Start of Block

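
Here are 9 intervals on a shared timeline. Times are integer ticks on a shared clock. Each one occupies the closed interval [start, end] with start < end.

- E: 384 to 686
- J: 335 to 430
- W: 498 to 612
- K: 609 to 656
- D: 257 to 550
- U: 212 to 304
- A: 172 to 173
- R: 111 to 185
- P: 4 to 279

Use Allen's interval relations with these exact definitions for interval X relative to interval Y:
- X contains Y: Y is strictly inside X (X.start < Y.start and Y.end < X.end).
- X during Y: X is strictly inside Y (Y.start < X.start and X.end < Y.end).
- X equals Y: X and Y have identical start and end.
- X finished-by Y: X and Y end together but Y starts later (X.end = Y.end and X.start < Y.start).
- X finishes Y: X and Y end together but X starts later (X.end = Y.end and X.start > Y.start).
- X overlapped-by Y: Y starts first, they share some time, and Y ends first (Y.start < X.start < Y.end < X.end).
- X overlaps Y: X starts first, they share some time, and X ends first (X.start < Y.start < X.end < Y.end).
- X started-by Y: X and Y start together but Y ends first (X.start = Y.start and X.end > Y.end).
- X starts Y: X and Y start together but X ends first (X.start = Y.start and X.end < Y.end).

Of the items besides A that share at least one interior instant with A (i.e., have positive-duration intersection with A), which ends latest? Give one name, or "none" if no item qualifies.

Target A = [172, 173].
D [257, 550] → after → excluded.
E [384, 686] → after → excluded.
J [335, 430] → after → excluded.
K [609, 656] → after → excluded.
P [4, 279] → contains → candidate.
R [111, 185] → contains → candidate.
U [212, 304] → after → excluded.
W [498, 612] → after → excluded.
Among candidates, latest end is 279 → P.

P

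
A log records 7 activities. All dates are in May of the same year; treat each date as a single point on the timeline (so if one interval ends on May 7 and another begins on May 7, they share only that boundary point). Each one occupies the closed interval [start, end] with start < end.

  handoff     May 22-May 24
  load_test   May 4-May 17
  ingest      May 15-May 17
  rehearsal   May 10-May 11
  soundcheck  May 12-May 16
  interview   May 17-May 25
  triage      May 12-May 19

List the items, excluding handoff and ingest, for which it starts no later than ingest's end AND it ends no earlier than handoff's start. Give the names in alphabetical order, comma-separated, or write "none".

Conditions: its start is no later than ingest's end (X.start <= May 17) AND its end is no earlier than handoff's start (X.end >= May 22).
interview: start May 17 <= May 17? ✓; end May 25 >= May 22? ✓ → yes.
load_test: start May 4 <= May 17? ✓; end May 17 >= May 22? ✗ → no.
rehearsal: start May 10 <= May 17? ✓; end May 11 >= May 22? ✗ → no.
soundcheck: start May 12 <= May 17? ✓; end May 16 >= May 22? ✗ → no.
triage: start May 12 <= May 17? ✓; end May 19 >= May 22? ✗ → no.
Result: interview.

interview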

End of Block
Start of Block

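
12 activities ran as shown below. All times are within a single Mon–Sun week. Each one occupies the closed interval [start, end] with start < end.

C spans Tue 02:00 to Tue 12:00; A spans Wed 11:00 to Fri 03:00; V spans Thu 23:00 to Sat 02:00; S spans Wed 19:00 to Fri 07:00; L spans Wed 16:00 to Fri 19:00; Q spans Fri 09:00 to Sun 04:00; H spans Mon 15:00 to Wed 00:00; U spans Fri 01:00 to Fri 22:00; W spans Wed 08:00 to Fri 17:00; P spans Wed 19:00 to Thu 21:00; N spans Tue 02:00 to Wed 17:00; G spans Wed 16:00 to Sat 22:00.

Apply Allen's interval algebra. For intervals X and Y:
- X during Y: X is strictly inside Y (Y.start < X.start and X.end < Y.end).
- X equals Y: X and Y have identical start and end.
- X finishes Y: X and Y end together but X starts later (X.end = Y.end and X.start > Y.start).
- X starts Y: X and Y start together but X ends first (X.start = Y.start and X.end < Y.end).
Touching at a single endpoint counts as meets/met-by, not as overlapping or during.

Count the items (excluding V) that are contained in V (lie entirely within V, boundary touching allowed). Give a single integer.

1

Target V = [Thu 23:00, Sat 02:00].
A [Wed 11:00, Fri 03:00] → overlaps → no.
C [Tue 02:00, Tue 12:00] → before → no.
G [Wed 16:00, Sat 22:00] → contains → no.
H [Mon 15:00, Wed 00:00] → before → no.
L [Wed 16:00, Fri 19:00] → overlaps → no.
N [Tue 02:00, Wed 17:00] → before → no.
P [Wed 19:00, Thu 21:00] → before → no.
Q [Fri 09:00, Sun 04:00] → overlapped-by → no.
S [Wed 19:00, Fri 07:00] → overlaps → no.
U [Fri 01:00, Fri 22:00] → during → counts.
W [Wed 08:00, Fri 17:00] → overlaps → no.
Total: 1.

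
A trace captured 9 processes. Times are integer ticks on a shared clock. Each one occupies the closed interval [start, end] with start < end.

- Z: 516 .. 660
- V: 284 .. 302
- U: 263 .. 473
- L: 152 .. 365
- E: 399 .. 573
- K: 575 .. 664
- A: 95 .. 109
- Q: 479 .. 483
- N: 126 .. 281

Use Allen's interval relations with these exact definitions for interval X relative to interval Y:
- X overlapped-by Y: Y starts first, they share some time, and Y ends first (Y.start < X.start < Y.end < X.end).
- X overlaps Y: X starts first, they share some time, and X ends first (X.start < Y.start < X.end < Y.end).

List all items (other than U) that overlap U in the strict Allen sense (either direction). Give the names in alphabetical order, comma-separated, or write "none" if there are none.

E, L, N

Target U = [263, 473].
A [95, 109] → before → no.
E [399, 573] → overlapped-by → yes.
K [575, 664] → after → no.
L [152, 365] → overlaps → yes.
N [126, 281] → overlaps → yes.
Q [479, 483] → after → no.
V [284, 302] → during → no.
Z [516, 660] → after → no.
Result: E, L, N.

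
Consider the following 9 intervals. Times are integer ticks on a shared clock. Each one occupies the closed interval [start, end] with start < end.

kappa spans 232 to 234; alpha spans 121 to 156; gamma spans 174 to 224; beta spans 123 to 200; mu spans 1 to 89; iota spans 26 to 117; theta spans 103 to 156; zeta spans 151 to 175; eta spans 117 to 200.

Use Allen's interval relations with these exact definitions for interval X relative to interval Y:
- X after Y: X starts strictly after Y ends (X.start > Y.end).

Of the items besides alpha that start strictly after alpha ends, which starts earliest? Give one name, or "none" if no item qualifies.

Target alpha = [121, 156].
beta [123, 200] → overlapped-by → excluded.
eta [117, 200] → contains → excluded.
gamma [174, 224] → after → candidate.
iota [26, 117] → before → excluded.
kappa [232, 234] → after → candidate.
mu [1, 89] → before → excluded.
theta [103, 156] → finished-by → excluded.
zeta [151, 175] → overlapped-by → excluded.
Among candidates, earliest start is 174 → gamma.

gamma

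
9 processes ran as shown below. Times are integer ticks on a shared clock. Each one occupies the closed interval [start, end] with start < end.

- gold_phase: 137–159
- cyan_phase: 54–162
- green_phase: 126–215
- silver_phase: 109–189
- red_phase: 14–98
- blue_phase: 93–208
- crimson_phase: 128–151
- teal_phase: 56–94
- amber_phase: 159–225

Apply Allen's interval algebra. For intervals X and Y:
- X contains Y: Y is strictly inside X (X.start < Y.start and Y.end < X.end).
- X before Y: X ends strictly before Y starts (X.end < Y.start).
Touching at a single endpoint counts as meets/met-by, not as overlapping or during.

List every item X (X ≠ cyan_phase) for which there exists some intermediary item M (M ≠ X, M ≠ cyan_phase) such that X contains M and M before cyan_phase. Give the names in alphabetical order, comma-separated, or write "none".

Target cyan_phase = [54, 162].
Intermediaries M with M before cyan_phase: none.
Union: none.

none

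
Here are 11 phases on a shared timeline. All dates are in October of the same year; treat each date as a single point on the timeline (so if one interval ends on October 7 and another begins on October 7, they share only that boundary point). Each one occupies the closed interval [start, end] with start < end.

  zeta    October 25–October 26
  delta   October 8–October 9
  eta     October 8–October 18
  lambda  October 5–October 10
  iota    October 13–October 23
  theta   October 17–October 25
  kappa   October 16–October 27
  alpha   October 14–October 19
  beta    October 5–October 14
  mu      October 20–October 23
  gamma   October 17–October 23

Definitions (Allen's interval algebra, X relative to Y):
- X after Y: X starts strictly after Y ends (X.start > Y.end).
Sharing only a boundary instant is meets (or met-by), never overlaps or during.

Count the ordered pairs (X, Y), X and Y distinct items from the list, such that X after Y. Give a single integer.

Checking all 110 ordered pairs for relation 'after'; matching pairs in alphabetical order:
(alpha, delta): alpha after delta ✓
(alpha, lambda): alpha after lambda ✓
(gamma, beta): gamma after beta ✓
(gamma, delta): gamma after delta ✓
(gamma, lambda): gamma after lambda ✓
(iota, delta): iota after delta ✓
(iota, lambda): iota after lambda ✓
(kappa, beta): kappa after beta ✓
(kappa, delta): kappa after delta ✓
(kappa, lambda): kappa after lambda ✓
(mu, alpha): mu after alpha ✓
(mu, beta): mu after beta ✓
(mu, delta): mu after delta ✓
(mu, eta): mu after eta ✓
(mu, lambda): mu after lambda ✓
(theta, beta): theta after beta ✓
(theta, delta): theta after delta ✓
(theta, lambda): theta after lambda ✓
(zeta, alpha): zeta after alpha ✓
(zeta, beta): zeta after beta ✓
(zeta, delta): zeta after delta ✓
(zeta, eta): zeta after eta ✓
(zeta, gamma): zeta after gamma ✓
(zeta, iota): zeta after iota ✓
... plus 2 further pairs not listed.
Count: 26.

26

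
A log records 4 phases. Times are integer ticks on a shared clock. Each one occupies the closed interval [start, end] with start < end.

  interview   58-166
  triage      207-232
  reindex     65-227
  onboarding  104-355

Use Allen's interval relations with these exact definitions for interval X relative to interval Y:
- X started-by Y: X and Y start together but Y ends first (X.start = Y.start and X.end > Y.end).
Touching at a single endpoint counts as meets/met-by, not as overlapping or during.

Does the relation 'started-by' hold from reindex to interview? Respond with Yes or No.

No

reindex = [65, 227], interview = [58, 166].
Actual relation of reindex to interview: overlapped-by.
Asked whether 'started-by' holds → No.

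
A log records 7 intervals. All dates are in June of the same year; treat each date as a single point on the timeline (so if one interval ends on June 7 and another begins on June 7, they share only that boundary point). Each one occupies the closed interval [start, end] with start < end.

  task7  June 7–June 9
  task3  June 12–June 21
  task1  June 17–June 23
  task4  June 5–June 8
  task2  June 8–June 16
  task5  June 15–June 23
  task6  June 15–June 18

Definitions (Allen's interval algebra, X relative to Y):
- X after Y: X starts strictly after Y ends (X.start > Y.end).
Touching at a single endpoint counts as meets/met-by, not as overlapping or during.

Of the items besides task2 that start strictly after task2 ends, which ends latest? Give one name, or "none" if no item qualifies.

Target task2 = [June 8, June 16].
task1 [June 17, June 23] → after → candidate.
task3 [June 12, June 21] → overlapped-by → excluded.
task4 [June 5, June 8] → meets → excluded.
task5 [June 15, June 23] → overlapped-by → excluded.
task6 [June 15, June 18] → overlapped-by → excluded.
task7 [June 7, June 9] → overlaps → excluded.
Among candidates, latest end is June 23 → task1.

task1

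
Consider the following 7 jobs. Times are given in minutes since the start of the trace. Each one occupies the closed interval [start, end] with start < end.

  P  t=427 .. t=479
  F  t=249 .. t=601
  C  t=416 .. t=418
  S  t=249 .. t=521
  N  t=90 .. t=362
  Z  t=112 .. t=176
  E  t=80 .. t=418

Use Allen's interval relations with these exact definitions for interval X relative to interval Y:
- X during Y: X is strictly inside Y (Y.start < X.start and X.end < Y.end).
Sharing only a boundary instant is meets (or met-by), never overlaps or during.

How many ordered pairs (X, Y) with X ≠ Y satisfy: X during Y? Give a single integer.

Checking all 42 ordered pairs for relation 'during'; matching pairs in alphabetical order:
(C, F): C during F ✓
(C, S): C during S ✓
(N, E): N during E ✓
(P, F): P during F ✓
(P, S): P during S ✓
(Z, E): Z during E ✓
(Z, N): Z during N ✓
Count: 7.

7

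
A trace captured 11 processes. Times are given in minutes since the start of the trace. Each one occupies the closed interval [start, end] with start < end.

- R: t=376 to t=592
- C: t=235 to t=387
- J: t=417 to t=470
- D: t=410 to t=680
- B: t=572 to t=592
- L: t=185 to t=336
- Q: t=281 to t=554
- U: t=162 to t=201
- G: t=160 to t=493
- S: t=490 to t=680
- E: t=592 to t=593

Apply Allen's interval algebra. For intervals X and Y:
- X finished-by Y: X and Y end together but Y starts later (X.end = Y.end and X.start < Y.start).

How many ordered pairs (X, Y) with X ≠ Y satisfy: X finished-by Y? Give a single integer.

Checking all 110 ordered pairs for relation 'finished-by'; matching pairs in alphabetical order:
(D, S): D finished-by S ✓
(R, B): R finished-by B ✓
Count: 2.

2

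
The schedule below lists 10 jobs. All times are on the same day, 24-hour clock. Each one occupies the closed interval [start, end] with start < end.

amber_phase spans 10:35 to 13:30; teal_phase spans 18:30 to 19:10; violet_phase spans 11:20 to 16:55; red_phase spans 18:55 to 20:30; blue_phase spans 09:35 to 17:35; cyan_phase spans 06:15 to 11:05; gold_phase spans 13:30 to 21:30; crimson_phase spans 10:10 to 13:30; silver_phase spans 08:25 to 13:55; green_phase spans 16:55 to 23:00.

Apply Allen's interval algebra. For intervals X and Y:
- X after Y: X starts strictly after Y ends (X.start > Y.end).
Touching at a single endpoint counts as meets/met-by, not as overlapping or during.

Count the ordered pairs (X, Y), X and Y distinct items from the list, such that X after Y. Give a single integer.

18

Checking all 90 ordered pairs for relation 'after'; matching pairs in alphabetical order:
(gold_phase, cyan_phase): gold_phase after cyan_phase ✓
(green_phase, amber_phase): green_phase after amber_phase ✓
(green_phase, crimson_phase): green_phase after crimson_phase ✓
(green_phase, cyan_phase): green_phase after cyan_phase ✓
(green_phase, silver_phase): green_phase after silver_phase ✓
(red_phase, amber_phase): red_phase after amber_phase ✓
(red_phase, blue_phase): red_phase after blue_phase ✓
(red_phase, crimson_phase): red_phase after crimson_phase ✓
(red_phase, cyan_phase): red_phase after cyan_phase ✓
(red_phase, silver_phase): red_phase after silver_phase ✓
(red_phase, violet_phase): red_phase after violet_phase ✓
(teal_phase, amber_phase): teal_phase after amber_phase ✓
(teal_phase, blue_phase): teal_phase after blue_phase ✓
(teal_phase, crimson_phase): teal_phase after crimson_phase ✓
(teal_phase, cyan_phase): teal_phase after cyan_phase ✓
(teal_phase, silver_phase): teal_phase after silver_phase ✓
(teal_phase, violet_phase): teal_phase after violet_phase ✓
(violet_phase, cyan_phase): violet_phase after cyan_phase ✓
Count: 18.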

End of Block

State, as a bare number, how many lines of the material contain "jobs".

2